Once you reach the line that holds "(The cost of" in the listing below, output it and every line after it through the line that holds "In an optimal", word for word.

Provided records:
⁂

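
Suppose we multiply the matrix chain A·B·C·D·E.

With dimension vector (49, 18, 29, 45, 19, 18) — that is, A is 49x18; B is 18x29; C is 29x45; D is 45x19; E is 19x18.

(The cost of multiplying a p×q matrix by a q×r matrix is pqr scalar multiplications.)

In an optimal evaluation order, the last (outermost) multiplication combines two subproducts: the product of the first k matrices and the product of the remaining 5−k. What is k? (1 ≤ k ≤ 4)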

⁂

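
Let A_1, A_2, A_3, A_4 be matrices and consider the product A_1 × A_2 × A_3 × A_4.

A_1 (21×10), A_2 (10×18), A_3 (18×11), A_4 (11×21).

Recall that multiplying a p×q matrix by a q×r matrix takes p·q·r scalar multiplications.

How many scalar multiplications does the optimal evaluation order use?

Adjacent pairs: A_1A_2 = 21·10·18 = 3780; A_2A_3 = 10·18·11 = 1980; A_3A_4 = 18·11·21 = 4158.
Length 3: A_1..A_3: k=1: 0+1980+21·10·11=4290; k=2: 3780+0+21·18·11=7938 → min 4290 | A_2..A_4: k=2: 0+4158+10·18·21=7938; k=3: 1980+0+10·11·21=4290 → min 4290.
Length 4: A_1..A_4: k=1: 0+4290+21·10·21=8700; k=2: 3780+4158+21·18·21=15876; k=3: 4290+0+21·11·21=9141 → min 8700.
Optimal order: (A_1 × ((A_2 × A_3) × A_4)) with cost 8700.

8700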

⁂

Solution:
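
(The cost of multiplying a p×q matrix by a q×r matrix is pqr scalar multiplications.)

In an optimal evaluation order, the last (outermost) multiplication combines two subproducts: the product of the first k matrices and the product of the remaining 5−k. What is k? (1 ≤ k ≤ 4)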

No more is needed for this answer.